> **What you should do**
Copy out, exactly as written, only the line containing "Which elements generate" and the lines after it through the end of the records.

[Opening Information shown section]

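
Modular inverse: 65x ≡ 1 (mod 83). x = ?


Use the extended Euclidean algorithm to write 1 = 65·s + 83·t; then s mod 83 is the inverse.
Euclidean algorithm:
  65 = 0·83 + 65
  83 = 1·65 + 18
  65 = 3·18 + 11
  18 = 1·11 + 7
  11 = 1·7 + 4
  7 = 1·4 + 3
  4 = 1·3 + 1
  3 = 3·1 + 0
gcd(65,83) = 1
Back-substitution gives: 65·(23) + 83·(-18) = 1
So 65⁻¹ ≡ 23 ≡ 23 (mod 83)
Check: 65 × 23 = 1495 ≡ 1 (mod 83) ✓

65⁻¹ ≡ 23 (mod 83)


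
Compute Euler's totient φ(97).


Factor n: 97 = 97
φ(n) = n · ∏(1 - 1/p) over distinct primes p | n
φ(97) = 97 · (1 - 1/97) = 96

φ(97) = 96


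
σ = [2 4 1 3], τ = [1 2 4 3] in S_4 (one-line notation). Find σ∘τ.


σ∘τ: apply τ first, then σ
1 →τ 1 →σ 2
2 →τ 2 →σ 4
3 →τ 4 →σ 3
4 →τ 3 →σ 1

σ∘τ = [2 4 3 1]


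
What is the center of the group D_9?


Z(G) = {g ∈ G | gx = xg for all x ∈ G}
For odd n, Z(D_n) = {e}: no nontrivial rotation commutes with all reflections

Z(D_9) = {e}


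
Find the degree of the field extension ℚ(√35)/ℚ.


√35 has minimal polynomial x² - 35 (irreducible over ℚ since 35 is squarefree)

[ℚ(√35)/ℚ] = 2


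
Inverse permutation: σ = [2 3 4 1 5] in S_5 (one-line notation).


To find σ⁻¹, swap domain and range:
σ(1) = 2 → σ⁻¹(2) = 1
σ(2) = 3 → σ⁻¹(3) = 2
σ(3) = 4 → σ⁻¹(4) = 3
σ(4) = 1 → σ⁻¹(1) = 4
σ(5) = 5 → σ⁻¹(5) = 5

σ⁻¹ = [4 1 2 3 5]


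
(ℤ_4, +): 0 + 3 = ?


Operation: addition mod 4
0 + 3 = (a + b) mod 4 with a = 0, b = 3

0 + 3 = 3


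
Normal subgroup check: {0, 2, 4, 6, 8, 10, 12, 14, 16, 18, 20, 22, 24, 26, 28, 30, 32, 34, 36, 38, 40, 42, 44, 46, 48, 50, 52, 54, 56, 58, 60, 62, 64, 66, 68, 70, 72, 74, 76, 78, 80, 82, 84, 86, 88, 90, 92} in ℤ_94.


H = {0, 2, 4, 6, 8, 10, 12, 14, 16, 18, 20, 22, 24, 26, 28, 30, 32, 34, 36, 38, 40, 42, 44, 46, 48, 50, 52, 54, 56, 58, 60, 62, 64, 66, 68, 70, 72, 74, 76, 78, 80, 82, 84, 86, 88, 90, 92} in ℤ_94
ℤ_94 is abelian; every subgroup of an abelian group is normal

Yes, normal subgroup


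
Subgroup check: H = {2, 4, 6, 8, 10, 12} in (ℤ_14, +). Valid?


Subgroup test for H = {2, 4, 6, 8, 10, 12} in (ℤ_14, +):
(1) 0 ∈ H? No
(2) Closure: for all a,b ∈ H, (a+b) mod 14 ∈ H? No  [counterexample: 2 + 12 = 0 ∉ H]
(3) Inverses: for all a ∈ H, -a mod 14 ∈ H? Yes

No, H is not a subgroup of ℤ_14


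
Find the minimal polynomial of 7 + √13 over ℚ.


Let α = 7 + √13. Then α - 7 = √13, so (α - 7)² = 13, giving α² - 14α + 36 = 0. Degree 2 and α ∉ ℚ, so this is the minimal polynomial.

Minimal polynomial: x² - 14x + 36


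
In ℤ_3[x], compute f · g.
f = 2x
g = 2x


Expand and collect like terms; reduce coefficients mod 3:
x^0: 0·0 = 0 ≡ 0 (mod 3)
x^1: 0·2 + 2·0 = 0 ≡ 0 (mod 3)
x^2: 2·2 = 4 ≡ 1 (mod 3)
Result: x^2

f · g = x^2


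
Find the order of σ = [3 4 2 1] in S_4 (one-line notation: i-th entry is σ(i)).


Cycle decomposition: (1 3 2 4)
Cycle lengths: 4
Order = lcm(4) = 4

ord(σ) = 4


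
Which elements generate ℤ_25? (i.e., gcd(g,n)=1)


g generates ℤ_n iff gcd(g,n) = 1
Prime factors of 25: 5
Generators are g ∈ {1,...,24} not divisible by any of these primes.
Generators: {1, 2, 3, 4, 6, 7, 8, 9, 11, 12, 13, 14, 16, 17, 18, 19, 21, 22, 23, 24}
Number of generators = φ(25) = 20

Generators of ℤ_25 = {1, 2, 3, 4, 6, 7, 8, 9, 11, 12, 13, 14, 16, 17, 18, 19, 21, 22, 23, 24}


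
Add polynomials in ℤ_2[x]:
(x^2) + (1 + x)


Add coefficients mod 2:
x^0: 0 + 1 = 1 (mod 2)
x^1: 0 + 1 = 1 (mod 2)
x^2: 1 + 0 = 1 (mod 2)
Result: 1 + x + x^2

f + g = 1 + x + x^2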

[Closing Information shown section]

> **Completed exercise**
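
Which elements generate ℤ_25? (i.e., gcd(g,n)=1)


g generates ℤ_n iff gcd(g,n) = 1
Prime factors of 25: 5
Generators are g ∈ {1,...,24} not divisible by any of these primes.
Generators: {1, 2, 3, 4, 6, 7, 8, 9, 11, 12, 13, 14, 16, 17, 18, 19, 21, 22, 23, 24}
Number of generators = φ(25) = 20

Generators of ℤ_25 = {1, 2, 3, 4, 6, 7, 8, 9, 11, 12, 13, 14, 16, 17, 18, 19, 21, 22, 23, 24}


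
Add polynomials in ℤ_2[x]:
(x^2) + (1 + x)


Add coefficients mod 2:
x^0: 0 + 1 = 1 (mod 2)
x^1: 0 + 1 = 1 (mod 2)
x^2: 1 + 0 = 1 (mod 2)
Result: 1 + x + x^2

f + g = 1 + x + x^2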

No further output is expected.